Source records:
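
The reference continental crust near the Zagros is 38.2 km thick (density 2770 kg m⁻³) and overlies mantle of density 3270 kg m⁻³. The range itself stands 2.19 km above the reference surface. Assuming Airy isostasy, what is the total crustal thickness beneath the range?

Root depth r = h ρ_c / (ρ_m − ρ_c) = 2.19 km × 2770 / 500 = 12.13 km.
Total thickness = T + h + r = 38.2 km + 2.19 km + 12.13 km = 52.5 km.

52.5 km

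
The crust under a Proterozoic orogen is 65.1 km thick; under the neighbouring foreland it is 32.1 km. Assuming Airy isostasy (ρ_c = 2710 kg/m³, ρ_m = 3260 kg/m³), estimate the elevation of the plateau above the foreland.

5.57 km

Excess crust Δ = 65.1 km − 32.1 km = 33 km, split between elevation h and root r with h + r = Δ.
Airy balance ρ_c h = (ρ_m − ρ_c) r gives r = h ρ_c/(ρ_m − ρ_c), so h (1 + ρ_c/(ρ_m − ρ_c)) = Δ, i.e. h = Δ (ρ_m − ρ_c)/ρ_m.
h = 33 km × 550/3260 = 5.57 km.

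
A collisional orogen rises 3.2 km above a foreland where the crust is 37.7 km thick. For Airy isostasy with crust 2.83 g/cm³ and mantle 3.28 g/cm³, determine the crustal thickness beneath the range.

Root depth r = h ρ_c / (ρ_m − ρ_c) = 3.2 km × 2.83 / 0.45 = 20.12 km.
Total thickness = T + h + r = 37.7 km + 3.2 km + 20.12 km = 61 km.

61 km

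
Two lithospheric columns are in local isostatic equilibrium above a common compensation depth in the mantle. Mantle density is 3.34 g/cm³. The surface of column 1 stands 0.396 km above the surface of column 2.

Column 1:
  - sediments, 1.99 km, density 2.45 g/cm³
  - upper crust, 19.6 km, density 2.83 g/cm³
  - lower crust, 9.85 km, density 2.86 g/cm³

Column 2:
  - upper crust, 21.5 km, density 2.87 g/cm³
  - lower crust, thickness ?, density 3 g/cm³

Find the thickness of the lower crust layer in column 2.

Take the compensation level at the base of the deeper column (depth z_c below the surface of column 1) and equate Σ ρ_i t_i down to z_c; mantle fills any gap and the z_c terms cancel.
Column 1: 1.99×2.45 + 19.6×2.83 + 9.85×2.86 + (z_c − 31.44)×3.34
Column 2: 0.396×0 + 21.5×2.87 + x×3 + (z_c − 0.396 − 21.5 − x)×3.34
The z_c×3.34 term appears on both sides and cancels. Collect the known terms of each column as K = Σ(ρt)_known − 3.34 × (depth of known layers): K_1 = 88.5145 − 3.34×31.44 = −16.4951; K_2 = 61.705 − 3.34×(0.396 + 21.5) = −11.42764.
Balance: K_1 = K_2 − x×(3.34 − 3), so x = (K_2 − K_1)/(3.34 − 3) = 5.06746/0.34 = 14.9 km.

14.9 km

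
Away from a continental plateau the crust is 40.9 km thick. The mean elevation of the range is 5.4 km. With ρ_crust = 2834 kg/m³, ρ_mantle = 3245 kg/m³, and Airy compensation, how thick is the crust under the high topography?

83.5 km

Root depth r = h ρ_c / (ρ_m − ρ_c) = 5.4 km × 2834 / 411 = 37.24 km.
Total thickness = T + h + r = 40.9 km + 5.4 km + 37.24 km = 83.5 km.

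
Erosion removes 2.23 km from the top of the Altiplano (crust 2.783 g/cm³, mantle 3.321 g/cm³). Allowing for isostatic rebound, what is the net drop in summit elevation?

Rebound u = e ρ_c/ρ_m = 2.23 km × 2.783/3.321 = 1.869 km.
Net surface drop = e − u = 2.23 km − 1.869 km = e (ρ_m − ρ_c)/ρ_m = 0.361 km.

0.361 km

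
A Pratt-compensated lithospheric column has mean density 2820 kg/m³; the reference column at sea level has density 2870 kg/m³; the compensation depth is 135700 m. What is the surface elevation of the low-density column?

ρ_ref D = ρ (D + h) → h = D (ρ_ref − ρ)/ρ.
h = 135700 m × (2870 − 2820)/2820 = 2410 m.

2410 m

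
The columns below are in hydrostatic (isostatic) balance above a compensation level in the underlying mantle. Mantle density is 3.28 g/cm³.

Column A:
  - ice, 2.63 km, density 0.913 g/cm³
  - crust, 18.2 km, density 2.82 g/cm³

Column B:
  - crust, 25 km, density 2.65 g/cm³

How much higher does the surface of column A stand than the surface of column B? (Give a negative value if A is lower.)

For any compensation level in the mantle, the mantle terms cancel and isostasy reduces to e = (Σt_A − Σt_B) − (Σ(ρt)_A − Σ(ρt)_B) / ρ_m.
Σt_A = 20.83 km; Σt_B = 25 km; Σ(ρt)_A = 53.72519; Σ(ρt)_B = 66.25 (in km·g/cm³).
e = (20.83 − 25) − (53.72519 − 66.25) / 3.28 = −0.351 km.

−0.351 km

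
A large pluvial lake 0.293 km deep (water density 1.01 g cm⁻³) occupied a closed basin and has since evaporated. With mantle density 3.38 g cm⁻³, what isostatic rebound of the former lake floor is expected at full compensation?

u = d ρ_w/ρ_m = 0.293 km × 1.01/3.38 = 0.0876 km.

0.0876 km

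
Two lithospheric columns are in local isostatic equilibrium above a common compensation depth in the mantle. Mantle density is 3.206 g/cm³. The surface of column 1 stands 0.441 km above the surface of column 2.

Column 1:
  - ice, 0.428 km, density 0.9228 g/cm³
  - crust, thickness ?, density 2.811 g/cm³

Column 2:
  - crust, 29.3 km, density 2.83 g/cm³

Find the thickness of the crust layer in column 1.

29 km

Take the compensation level at the base of the deeper column (depth z_c below the surface of column 1) and equate Σ ρ_i t_i down to z_c; mantle fills any gap and the z_c terms cancel.
Column 1: 0.428×0.9228 + x×2.811 + (z_c − 0.428 − x)×3.206
Column 2: 0.441×0 + 29.3×2.83 + (z_c − 0.441 − 29.3)×3.206
The z_c×3.206 term appears on both sides and cancels. Collect the known terms of each column as K = Σ(ρt)_known − 3.206 × (depth of known layers): K_1 = 0.3949584 − 3.206×0.428 = −0.9772096; K_2 = 82.919 − 3.206×(0.441 + 29.3) = −12.430646.
Balance: K_1 − x×(3.206 − 2.811) = K_2, so x = (K_1 − K_2)/(3.206 − 2.811) = 11.4534/0.395 = 29 km.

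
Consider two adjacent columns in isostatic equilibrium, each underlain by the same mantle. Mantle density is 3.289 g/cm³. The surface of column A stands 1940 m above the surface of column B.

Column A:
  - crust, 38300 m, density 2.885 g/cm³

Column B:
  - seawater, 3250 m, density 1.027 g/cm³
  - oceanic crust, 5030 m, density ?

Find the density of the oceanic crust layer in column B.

2.94 g/cm³

Take the compensation level at the base of the deeper column (depth z_c below the surface of column A) and equate Σ ρ_i t_i down to z_c; mantle fills any gap and the z_c terms cancel.
Column A: 38300×2.885 + (z_c − 38300)×3.289
Column B: 1940×0 + 3250×1.027 + 5030×ρ + (z_c − 1940 − 8280)×3.289
The z_c×3.289 term appears on both sides and cancels. Collect the known terms of each column as K = Σ(ρt)_known − 3.289 × (depth of known layers): K_A = 110495.5 − 3.289×38300 = −15473.2; K_B = 3337.75 − 3.289×(1940 + 8280) = −30275.83.
Balance: K_A = K_B + 5030×ρ, so ρ = (K_A − K_B)/5030 = 14802.6/5030 = 2.94 g/cm³.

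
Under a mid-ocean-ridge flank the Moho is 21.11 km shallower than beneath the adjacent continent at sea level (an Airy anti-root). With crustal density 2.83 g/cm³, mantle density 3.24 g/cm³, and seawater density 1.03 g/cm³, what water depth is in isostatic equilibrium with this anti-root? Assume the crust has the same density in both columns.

4.81 km

Replacing a thickness d of crust by seawater at the top must be balanced by replacing crust with mantle at the base: d (ρ_c − ρ_w) = a (ρ_m − ρ_c).
d = a (ρ_m − ρ_c)/(ρ_c − ρ_w) = 21.11 km × 0.41/1.8 = 4.81 km.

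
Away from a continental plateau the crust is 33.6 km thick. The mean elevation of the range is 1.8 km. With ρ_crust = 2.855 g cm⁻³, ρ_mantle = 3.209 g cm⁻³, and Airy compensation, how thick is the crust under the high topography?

49.9 km

Root depth r = h ρ_c / (ρ_m − ρ_c) = 1.8 km × 2.855 / 0.354 = 14.52 km.
Total thickness = T + h + r = 33.6 km + 1.8 km + 14.52 km = 49.9 km.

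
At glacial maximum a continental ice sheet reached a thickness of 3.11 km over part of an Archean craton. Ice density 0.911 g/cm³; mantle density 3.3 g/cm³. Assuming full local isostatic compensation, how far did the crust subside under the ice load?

Equating mass per unit area of the two columns: the ice load ρ_ice t is balanced by mantle displaced below, ρ_m s.
s = t ρ_ice / ρ_m = 3.11 km × 0.911/3.3 = 0.859 km.

0.859 km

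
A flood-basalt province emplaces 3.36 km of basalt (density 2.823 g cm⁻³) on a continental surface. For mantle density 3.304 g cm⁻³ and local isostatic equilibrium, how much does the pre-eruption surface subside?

2.87 km

Subaerial loading: s = t ρ_load / ρ_m.
s = 3.36 km × 2.823/3.304 = 2.87 km.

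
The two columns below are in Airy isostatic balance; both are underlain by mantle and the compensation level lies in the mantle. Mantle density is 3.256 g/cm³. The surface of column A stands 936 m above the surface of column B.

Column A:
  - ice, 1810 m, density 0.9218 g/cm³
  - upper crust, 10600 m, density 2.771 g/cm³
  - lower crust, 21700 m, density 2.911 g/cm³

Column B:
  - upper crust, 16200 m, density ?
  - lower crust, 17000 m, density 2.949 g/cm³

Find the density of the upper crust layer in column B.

2.73 g/cm³

Take the compensation level at the base of the deeper column (depth z_c below the surface of column A) and equate Σ ρ_i t_i down to z_c; mantle fills any gap and the z_c terms cancel.
Column A: 1810×0.9218 + 10600×2.771 + 21700×2.911 + (z_c − 34110)×3.256
Column B: 936×0 + 16200×ρ + 17000×2.949 + (z_c − 936 − 33200)×3.256
The z_c×3.256 term appears on both sides and cancels. Collect the known terms of each column as K = Σ(ρt)_known − 3.256 × (depth of known layers): K_A = 94209.758 − 3.256×34110 = −16852.402; K_B = 50133 − 3.256×(936 + 33200) = −61013.816.
Balance: K_A = K_B + 16200×ρ, so ρ = (K_A − K_B)/16200 = 44161.4/16200 = 2.73 g/cm³.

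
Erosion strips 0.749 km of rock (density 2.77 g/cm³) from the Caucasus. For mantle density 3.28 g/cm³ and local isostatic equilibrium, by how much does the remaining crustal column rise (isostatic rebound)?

Unloading: uplift u = e ρ_c/ρ_m = 0.749 km × 2.77/3.28 = 0.633 km.

0.633 km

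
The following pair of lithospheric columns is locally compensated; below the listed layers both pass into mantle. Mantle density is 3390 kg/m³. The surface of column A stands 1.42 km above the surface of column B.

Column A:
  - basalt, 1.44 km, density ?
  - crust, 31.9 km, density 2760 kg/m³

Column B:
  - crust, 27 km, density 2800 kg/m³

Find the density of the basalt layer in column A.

Take the compensation level at the base of the deeper column (depth z_c below the surface of column A) and equate Σ ρ_i t_i down to z_c; mantle fills any gap and the z_c terms cancel.
Column A: 1.44×ρ + 31.9×2760 + (z_c − 33.34)×3390
Column B: 1.42×0 + 27×2800 + (z_c − 1.42 − 27)×3390
The z_c×3390 term appears on both sides and cancels. Collect the known terms of each column as K = Σ(ρt)_known − 3390 × (depth of known layers): K_A = 88044 − 3390×33.34 = −24978.6; K_B = 75600 − 3390×(1.42 + 27) = −20743.8.
Balance: K_A + 1.44×ρ = K_B, so ρ = (K_B − K_A)/1.44 = 4234.8/1.44 = 2940 kg/m³.

2940 kg/m³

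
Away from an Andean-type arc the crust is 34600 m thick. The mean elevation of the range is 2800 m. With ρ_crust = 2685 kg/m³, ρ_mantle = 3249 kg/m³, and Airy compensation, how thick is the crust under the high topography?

50700 m

Root depth r = h ρ_c / (ρ_m − ρ_c) = 2800 m × 2685 / 564 = 13330 m.
Total thickness = T + h + r = 34600 m + 2800 m + 13330 m = 50700 m.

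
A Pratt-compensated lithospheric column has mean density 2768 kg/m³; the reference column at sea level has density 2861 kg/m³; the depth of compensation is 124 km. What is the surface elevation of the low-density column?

4.17 km

ρ_ref D = ρ (D + h) → h = D (ρ_ref − ρ)/ρ.
h = 124 km × (2861 − 2768)/2768 = 4.17 km.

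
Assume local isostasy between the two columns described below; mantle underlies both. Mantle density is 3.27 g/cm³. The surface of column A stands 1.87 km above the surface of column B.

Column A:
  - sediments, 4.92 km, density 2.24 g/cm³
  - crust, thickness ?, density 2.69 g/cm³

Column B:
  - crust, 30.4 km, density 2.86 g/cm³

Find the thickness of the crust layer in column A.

23.3 km

Take the compensation level at the base of the deeper column (depth z_c below the surface of column A) and equate Σ ρ_i t_i down to z_c; mantle fills any gap and the z_c terms cancel.
Column A: 4.92×2.24 + x×2.69 + (z_c − 4.92 − x)×3.27
Column B: 1.87×0 + 30.4×2.86 + (z_c − 1.87 − 30.4)×3.27
The z_c×3.27 term appears on both sides and cancels. Collect the known terms of each column as K = Σ(ρt)_known − 3.27 × (depth of known layers): K_A = 11.0208 − 3.27×4.92 = −5.0676; K_B = 86.944 − 3.27×(1.87 + 30.4) = −18.5789.
Balance: K_A − x×(3.27 − 2.69) = K_B, so x = (K_A − K_B)/(3.27 − 2.69) = 13.5113/0.58 = 23.3 km.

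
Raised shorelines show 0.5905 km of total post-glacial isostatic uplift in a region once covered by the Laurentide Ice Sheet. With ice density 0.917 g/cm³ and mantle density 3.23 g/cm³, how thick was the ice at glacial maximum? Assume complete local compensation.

2.08 km

u = t ρ_ice/ρ_m → t = u ρ_m/ρ_ice = 0.5905 km × 3.23/0.917 = 2.08 km.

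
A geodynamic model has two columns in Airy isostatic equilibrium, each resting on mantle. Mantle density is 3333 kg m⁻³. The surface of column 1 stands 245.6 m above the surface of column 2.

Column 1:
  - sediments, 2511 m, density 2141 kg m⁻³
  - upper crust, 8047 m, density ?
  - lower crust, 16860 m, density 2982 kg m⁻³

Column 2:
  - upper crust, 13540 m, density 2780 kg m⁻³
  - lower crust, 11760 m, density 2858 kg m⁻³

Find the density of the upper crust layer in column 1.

Take the compensation level at the base of the deeper column (depth z_c below the surface of column 1) and equate Σ ρ_i t_i down to z_c; mantle fills any gap and the z_c terms cancel.
Column 1: 2511×2141 + 8047×ρ + 16860×2982 + (z_c − 27418)×3333
Column 2: 245.6×0 + 13540×2780 + 11760×2858 + (z_c − 245.6 − 25300)×3333
The z_c×3333 term appears on both sides and cancels. Collect the known terms of each column as K = Σ(ρt)_known − 3333 × (depth of known layers): K_1 = 55652571 − 3333×27418 = −35731623; K_2 = 71251280 − 3333×(245.6 + 25300) = −13892204.8.
Balance: K_1 + 8047×ρ = K_2, so ρ = (K_2 − K_1)/8047 = 21839400/8047 = 2710 kg m⁻³.

2710 kg m⁻³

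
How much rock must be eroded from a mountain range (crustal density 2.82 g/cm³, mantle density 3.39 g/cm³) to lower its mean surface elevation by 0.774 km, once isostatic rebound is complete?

Net drop Δ = e − u = e − e ρ_c/ρ_m = e (ρ_m − ρ_c)/ρ_m.
e = Δ ρ_m/(ρ_m − ρ_c) = 0.774 km × 3.39/0.57 = 4.6 km.

4.6 km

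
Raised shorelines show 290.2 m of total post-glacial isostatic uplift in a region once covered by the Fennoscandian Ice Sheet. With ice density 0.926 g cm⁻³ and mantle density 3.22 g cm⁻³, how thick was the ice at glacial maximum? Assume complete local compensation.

u = t ρ_ice/ρ_m → t = u ρ_m/ρ_ice = 290.2 m × 3.22/0.926 = 1010 m.

1010 m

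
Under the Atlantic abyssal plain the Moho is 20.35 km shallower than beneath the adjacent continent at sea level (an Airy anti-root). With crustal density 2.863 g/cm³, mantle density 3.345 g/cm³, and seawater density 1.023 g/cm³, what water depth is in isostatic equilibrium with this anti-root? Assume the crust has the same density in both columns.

Replacing a thickness d of crust by seawater at the top must be balanced by replacing crust with mantle at the base: d (ρ_c − ρ_w) = a (ρ_m − ρ_c).
d = a (ρ_m − ρ_c)/(ρ_c − ρ_w) = 20.35 km × 0.482/1.84 = 5.33 km.

5.33 km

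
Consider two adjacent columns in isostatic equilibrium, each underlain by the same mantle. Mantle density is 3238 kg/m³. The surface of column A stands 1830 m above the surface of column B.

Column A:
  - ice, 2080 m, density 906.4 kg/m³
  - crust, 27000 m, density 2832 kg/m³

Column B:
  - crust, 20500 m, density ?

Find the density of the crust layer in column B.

Take the compensation level at the base of the deeper column (depth z_c below the surface of column A) and equate Σ ρ_i t_i down to z_c; mantle fills any gap and the z_c terms cancel.
Column A: 2080×906.4 + 27000×2832 + (z_c − 29080)×3238
Column B: 1830×0 + 20500×ρ + (z_c − 1830 − 20500)×3238
The z_c×3238 term appears on both sides and cancels. Collect the known terms of each column as K = Σ(ρt)_known − 3238 × (depth of known layers): K_A = 78349312 − 3238×29080 = −15811728; K_B = 0 − 3238×(1830 + 20500) = −72304540.
Balance: K_A = K_B + 20500×ρ, so ρ = (K_A − K_B)/20500 = 56492800/20500 = 2760 kg/m³.

2760 kg/m³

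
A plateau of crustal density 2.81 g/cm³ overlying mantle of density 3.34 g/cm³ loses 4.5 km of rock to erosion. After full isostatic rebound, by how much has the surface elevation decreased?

Rebound u = e ρ_c/ρ_m = 4.5 km × 2.81/3.34 = 3.786 km.
Net surface drop = e − u = 4.5 km − 3.786 km = e (ρ_m − ρ_c)/ρ_m = 0.714 km.

0.714 km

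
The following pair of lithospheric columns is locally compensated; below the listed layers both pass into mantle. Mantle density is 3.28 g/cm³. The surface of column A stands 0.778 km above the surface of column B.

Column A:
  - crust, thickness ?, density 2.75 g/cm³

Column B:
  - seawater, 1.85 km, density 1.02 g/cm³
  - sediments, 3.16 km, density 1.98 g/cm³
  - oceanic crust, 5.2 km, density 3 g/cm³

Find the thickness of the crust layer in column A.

Take the compensation level at the base of the deeper column (depth z_c below the surface of column A) and equate Σ ρ_i t_i down to z_c; mantle fills any gap and the z_c terms cancel.
Column A: x×2.75 + (z_c − 0 − x)×3.28
Column B: 0.778×0 + 1.85×1.02 + 3.16×1.98 + 5.2×3 + (z_c − 0.778 − 10.21)×3.28
The z_c×3.28 term appears on both sides and cancels. Collect the known terms of each column as K = Σ(ρt)_known − 3.28 × (depth of known layers): K_A = 0 − 3.28×0 = 0; K_B = 23.7438 − 3.28×(0.778 + 10.21) = −12.29684.
Balance: K_A − x×(3.28 − 2.75) = K_B, so x = (K_A − K_B)/(3.28 − 2.75) = 12.2968/0.53 = 23.2 km.

23.2 km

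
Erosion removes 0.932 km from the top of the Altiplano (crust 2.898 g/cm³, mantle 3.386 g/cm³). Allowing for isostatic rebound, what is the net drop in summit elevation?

0.134 km

Rebound u = e ρ_c/ρ_m = 0.932 km × 2.898/3.386 = 0.7977 km.
Net surface drop = e − u = 0.932 km − 0.7977 km = e (ρ_m − ρ_c)/ρ_m = 0.134 km.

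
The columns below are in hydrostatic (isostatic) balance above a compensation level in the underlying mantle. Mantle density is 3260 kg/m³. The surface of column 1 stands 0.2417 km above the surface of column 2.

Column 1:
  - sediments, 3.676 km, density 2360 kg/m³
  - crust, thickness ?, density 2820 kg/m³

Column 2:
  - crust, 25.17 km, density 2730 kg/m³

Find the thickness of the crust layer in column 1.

24.6 km

Take the compensation level at the base of the deeper column (depth z_c below the surface of column 1) and equate Σ ρ_i t_i down to z_c; mantle fills any gap and the z_c terms cancel.
Column 1: 3.676×2360 + x×2820 + (z_c − 3.676 − x)×3260
Column 2: 0.2417×0 + 25.17×2730 + (z_c − 0.2417 − 25.17)×3260
The z_c×3260 term appears on both sides and cancels. Collect the known terms of each column as K = Σ(ρt)_known − 3260 × (depth of known layers): K_1 = 8675.36 − 3260×3.676 = −3308.4; K_2 = 68714.1 − 3260×(0.2417 + 25.17) = −14128.042.
Balance: K_1 − x×(3260 − 2820) = K_2, so x = (K_1 − K_2)/(3260 − 2820) = 10819.6/440 = 24.6 km.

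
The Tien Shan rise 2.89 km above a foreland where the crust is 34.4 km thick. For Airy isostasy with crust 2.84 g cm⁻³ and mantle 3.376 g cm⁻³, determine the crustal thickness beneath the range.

52.6 km

Root depth r = h ρ_c / (ρ_m − ρ_c) = 2.89 km × 2.84 / 0.536 = 15.31 km.
Total thickness = T + h + r = 34.4 km + 2.89 km + 15.31 km = 52.6 km.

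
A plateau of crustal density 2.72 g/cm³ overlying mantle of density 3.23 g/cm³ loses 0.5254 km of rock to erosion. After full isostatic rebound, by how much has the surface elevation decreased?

0.083 km

Rebound u = e ρ_c/ρ_m = 0.5254 km × 2.72/3.23 = 0.4424 km.
Net surface drop = e − u = 0.5254 km − 0.4424 km = e (ρ_m − ρ_c)/ρ_m = 0.083 km.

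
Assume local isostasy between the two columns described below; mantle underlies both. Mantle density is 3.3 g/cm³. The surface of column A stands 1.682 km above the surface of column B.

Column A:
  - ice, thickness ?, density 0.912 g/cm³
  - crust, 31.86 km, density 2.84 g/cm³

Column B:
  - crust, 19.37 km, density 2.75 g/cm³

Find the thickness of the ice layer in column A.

Take the compensation level at the base of the deeper column (depth z_c below the surface of column A) and equate Σ ρ_i t_i down to z_c; mantle fills any gap and the z_c terms cancel.
Column A: x×0.912 + 31.86×2.84 + (z_c − 31.86 − x)×3.3
Column B: 1.682×0 + 19.37×2.75 + (z_c − 1.682 − 19.37)×3.3
The z_c×3.3 term appears on both sides and cancels. Collect the known terms of each column as K = Σ(ρt)_known − 3.3 × (depth of known layers): K_A = 90.4824 − 3.3×31.86 = −14.6556; K_B = 53.2675 − 3.3×(1.682 + 19.37) = −16.2041.
Balance: K_A − x×(3.3 − 0.912) = K_B, so x = (K_A − K_B)/(3.3 − 0.912) = 1.5485/2.388 = 0.648 km.

0.648 km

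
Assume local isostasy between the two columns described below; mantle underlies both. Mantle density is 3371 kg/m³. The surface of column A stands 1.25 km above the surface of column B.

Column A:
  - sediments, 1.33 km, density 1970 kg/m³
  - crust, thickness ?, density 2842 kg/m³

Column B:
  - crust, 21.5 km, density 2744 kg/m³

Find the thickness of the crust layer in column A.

Take the compensation level at the base of the deeper column (depth z_c below the surface of column A) and equate Σ ρ_i t_i down to z_c; mantle fills any gap and the z_c terms cancel.
Column A: 1.33×1970 + x×2842 + (z_c − 1.33 − x)×3371
Column B: 1.25×0 + 21.5×2744 + (z_c − 1.25 − 21.5)×3371
The z_c×3371 term appears on both sides and cancels. Collect the known terms of each column as K = Σ(ρt)_known − 3371 × (depth of known layers): K_A = 2620.1 − 3371×1.33 = −1863.33; K_B = 58996 − 3371×(1.25 + 21.5) = −17694.25.
Balance: K_A − x×(3371 − 2842) = K_B, so x = (K_A − K_B)/(3371 − 2842) = 15830.9/529 = 29.9 km.

29.9 km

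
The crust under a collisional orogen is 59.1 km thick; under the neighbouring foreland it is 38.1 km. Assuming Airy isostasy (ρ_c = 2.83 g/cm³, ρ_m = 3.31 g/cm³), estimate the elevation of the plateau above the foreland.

3.05 km

Excess crust Δ = 59.1 km − 38.1 km = 21 km, split between elevation h and root r with h + r = Δ.
Airy balance ρ_c h = (ρ_m − ρ_c) r gives r = h ρ_c/(ρ_m − ρ_c), so h (1 + ρ_c/(ρ_m − ρ_c)) = Δ, i.e. h = Δ (ρ_m − ρ_c)/ρ_m.
h = 21 km × 0.48/3.31 = 3.05 km.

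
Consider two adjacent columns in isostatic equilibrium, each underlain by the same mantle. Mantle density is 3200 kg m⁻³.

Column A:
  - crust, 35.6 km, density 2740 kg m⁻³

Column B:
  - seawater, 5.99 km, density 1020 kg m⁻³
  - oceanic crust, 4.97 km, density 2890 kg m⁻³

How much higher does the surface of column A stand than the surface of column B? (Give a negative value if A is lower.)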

Assignment — Since only lines holding the word "listed" matter, count them in the data above and report the number alone.

Answer for the task — 2